◆ **What this task involves**:
Find the lines of the material below that include the string "service", then copy each one.

◆ **Data for review**:
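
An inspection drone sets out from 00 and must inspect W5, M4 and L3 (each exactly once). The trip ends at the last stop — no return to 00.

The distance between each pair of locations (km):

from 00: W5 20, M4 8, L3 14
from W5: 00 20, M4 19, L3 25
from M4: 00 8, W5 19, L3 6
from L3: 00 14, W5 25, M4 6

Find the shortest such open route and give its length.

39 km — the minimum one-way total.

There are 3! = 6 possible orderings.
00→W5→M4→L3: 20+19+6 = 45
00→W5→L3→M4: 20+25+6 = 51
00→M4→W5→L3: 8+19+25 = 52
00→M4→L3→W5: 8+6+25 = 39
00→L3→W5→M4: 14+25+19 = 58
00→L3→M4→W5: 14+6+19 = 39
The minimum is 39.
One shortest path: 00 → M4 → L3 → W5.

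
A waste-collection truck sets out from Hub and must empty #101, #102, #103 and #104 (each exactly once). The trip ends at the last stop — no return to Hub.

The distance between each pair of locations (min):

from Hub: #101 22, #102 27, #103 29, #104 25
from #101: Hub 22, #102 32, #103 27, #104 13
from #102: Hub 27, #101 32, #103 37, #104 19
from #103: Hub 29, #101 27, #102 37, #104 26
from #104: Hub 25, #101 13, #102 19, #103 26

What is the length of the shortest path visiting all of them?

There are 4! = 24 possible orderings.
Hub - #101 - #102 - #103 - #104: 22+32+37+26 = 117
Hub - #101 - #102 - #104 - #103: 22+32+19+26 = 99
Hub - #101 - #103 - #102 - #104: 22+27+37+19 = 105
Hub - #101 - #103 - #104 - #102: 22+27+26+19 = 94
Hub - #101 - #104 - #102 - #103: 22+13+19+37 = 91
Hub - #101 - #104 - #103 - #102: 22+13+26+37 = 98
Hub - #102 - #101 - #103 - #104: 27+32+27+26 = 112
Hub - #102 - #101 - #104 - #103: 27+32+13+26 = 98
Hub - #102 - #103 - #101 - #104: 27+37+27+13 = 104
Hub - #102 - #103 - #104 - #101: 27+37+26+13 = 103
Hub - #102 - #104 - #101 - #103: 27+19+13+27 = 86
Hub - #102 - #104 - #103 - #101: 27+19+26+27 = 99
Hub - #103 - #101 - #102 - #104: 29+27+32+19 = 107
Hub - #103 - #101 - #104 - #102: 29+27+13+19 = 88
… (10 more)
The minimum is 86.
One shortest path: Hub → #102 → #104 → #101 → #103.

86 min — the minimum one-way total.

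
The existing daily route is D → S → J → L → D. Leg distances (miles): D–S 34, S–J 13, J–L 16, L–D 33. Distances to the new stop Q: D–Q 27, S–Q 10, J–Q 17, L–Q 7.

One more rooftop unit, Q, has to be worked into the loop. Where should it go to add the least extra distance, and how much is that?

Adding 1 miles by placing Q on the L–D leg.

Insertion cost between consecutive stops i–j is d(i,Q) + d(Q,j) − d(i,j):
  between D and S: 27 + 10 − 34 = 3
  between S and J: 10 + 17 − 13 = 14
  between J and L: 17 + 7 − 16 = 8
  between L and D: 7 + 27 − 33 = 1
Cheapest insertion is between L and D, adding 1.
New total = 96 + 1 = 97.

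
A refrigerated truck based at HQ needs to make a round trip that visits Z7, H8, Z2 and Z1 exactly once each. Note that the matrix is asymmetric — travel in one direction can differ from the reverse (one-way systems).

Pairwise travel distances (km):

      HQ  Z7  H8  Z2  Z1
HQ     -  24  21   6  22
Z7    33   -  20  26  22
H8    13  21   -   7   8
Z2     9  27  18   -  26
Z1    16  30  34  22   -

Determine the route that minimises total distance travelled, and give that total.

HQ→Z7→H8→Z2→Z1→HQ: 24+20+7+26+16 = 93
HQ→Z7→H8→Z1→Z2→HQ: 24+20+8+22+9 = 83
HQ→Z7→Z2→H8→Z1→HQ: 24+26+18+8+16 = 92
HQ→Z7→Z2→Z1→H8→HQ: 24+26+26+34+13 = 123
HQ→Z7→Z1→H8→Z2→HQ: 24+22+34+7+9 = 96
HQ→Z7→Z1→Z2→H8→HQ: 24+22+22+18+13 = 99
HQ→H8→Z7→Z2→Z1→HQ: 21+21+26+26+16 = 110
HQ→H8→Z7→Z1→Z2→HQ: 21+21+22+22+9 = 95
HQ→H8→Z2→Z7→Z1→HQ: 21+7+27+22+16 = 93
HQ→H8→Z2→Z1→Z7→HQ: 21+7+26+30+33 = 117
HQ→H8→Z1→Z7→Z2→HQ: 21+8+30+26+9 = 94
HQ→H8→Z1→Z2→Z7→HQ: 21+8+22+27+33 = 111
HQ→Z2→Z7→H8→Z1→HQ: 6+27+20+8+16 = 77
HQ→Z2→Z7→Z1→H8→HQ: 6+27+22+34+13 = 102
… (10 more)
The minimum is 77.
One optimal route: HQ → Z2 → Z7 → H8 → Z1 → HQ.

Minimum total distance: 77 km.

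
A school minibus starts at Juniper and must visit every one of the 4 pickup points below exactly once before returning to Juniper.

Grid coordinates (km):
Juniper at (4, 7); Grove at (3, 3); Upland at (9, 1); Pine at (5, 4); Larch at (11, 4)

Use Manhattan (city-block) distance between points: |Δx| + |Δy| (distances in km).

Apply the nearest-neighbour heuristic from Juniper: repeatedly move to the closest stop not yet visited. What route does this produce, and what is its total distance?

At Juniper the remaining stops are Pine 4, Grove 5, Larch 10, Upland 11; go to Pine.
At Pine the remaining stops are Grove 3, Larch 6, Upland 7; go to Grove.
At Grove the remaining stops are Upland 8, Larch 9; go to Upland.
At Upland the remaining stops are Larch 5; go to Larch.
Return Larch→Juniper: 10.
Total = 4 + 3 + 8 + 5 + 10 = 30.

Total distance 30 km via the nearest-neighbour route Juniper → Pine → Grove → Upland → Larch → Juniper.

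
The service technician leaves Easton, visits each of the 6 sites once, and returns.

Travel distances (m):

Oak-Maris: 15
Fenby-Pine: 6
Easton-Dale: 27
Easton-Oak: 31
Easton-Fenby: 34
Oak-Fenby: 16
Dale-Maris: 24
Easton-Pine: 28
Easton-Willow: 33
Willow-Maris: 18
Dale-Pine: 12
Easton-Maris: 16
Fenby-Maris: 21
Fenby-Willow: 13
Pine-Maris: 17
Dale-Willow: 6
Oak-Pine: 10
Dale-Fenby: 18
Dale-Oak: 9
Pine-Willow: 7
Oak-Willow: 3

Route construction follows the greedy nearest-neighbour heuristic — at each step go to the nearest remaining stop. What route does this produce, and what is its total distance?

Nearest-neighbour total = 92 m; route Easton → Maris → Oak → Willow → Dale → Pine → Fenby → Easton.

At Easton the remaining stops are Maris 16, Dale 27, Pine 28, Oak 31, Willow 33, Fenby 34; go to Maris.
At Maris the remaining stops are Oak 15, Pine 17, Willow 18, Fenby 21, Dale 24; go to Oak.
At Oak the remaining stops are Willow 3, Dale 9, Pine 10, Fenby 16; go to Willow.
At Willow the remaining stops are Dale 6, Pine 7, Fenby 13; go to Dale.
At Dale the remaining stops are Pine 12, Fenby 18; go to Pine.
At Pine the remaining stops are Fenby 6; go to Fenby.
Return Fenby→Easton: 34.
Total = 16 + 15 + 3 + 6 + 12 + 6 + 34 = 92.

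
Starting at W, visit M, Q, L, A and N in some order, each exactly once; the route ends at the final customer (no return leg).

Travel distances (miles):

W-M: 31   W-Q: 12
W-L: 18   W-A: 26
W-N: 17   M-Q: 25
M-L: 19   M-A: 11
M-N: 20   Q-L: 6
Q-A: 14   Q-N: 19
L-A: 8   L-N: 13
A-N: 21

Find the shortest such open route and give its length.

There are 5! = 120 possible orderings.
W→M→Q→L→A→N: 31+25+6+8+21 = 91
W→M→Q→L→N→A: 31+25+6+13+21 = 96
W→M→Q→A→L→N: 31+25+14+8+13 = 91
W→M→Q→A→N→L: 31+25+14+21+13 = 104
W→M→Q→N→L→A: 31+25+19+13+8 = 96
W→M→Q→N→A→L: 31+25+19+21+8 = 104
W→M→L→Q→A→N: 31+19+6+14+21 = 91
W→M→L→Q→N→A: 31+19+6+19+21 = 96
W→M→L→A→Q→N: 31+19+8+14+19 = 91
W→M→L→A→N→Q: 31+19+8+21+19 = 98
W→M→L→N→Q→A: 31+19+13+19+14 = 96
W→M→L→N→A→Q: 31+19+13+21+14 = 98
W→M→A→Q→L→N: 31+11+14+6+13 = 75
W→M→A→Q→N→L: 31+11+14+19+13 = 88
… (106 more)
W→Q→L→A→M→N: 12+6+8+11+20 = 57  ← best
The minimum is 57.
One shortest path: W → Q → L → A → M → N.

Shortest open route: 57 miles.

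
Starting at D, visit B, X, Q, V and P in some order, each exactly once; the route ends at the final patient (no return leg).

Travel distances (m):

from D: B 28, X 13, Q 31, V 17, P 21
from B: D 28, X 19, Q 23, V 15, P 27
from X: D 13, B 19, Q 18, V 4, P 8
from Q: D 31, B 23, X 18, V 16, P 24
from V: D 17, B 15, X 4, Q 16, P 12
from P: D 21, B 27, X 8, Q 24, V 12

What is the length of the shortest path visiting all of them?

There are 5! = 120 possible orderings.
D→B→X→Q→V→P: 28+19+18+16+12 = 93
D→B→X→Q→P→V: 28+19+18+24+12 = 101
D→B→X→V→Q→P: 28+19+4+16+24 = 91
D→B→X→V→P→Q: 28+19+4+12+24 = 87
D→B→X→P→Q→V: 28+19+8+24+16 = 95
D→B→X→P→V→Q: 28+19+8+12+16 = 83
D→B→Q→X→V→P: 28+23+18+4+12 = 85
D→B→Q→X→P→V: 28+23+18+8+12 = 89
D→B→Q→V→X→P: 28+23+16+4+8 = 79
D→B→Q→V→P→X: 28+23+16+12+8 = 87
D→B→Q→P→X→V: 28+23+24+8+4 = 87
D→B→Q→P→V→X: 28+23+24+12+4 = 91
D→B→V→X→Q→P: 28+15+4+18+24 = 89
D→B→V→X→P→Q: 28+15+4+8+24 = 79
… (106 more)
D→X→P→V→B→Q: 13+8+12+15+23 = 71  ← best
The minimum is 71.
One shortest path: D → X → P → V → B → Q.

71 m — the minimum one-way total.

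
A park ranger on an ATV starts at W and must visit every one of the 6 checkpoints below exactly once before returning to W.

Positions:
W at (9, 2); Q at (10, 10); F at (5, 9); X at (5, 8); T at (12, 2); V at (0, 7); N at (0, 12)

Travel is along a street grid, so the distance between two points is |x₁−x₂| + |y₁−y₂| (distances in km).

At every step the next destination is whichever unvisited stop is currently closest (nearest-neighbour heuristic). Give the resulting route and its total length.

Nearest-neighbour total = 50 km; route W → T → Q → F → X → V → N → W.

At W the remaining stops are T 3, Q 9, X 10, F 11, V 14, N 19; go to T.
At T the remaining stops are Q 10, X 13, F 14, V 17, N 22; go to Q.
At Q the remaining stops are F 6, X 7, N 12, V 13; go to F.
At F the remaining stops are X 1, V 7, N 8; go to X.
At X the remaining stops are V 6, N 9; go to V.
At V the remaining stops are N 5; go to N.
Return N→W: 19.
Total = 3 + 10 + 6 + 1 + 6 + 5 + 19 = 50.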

==

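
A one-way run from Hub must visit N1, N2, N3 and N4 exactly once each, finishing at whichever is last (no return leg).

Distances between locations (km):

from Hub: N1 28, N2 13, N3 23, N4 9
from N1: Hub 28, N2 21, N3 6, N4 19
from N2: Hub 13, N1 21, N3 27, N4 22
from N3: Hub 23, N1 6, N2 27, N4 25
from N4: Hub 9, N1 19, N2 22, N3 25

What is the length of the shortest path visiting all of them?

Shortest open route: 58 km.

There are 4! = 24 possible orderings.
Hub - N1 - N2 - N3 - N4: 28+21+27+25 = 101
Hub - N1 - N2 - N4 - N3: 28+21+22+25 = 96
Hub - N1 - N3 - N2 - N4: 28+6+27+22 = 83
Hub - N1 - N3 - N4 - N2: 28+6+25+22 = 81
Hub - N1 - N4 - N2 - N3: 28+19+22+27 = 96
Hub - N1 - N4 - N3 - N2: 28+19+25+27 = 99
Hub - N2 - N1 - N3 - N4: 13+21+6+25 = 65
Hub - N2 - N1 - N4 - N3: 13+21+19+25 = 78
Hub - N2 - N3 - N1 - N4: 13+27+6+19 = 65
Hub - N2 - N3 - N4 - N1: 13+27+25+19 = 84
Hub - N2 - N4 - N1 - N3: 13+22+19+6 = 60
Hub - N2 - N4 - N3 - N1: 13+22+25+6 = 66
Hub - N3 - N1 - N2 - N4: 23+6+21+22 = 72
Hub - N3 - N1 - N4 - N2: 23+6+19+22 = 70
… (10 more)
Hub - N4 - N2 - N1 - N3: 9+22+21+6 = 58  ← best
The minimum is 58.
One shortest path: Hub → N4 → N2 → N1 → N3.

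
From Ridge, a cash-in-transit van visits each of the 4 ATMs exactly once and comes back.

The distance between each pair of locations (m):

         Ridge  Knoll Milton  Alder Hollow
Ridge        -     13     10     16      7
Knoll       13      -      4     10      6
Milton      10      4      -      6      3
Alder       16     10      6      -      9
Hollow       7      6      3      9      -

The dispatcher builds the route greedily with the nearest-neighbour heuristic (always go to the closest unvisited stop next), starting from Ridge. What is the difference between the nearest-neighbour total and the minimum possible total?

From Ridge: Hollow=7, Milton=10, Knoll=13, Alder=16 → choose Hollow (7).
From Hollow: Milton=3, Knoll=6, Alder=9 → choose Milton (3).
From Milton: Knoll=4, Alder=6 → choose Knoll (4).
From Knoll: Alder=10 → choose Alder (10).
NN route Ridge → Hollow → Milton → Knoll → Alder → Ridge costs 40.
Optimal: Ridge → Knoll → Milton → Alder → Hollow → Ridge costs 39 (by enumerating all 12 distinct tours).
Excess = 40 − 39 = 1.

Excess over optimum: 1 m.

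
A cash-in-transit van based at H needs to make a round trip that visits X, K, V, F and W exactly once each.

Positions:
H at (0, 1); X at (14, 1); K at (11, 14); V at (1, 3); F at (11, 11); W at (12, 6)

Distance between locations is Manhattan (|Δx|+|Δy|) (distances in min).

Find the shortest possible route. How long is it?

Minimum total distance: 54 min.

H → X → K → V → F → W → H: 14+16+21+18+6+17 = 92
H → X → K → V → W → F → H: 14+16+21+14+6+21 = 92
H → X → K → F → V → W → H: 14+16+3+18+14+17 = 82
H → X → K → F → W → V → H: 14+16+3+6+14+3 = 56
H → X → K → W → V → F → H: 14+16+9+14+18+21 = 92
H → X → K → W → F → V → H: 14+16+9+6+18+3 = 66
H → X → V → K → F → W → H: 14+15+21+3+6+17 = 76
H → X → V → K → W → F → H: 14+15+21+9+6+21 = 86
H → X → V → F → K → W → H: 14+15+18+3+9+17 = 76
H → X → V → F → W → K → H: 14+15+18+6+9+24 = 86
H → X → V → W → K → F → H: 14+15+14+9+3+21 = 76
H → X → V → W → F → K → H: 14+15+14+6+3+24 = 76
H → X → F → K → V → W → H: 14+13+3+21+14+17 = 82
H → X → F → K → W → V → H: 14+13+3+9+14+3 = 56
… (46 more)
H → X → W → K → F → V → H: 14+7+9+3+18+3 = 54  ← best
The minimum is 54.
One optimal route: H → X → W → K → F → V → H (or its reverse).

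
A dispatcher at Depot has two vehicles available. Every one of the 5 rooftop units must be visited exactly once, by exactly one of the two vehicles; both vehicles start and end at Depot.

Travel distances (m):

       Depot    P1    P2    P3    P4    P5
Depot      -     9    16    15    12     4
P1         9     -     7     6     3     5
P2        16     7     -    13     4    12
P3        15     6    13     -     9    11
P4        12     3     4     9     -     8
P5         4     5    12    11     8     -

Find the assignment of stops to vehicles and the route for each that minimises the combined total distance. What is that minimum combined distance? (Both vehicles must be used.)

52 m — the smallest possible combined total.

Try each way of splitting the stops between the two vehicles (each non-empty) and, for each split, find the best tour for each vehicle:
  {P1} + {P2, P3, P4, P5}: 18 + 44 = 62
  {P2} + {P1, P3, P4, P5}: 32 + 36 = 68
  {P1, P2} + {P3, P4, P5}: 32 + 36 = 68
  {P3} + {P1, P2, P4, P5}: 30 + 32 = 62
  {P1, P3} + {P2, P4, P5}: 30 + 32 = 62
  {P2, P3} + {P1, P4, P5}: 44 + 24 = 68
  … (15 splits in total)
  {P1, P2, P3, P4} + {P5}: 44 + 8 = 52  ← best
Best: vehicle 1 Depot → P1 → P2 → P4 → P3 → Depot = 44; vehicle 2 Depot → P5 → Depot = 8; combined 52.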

---

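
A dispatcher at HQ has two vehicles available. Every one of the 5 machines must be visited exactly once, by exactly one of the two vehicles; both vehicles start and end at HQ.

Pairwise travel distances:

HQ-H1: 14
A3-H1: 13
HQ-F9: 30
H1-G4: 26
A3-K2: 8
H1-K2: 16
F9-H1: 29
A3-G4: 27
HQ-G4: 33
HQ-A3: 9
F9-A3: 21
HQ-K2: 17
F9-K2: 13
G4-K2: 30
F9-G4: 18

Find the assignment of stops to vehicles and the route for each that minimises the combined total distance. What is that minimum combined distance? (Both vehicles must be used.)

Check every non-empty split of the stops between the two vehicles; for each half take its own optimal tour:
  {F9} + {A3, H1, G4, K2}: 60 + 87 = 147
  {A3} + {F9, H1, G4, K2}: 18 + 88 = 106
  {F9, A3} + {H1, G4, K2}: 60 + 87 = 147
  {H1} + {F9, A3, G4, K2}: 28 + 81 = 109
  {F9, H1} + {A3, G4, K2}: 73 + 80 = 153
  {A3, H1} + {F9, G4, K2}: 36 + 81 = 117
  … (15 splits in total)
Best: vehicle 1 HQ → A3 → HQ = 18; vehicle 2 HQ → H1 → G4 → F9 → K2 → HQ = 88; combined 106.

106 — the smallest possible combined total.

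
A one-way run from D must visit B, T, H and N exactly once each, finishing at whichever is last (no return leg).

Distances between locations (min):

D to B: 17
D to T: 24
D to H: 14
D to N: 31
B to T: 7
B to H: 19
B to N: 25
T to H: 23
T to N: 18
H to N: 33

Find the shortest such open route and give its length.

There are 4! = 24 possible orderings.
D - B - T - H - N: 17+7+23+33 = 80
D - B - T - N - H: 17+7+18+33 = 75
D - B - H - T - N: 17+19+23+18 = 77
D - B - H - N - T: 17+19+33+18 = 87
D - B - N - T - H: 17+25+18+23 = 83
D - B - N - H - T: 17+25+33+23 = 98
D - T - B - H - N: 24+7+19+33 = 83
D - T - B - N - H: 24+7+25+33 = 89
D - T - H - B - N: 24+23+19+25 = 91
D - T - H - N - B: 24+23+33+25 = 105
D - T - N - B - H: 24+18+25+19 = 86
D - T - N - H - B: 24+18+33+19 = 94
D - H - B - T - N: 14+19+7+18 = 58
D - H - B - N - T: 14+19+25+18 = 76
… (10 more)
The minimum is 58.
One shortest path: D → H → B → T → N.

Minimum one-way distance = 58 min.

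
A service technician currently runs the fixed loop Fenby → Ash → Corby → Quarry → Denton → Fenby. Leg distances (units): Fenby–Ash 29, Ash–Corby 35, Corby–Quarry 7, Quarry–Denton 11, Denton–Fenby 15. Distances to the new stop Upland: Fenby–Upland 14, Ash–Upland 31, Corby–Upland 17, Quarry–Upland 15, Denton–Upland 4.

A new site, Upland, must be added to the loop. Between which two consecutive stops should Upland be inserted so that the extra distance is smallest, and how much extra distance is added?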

◆ **Output of the task**:
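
The service technician leaves Easton, visits each of the 6 sites once, and returns.
A service technician currently runs the fixed loop Fenby → Ash → Corby → Quarry → Denton → Fenby. Leg distances (units): Fenby–Ash 29, Ash–Corby 35, Corby–Quarry 7, Quarry–Denton 11, Denton–Fenby 15. Distances to the new stop Upland: Fenby–Upland 14, Ash–Upland 31, Corby–Upland 17, Quarry–Upland 15, Denton–Upland 4.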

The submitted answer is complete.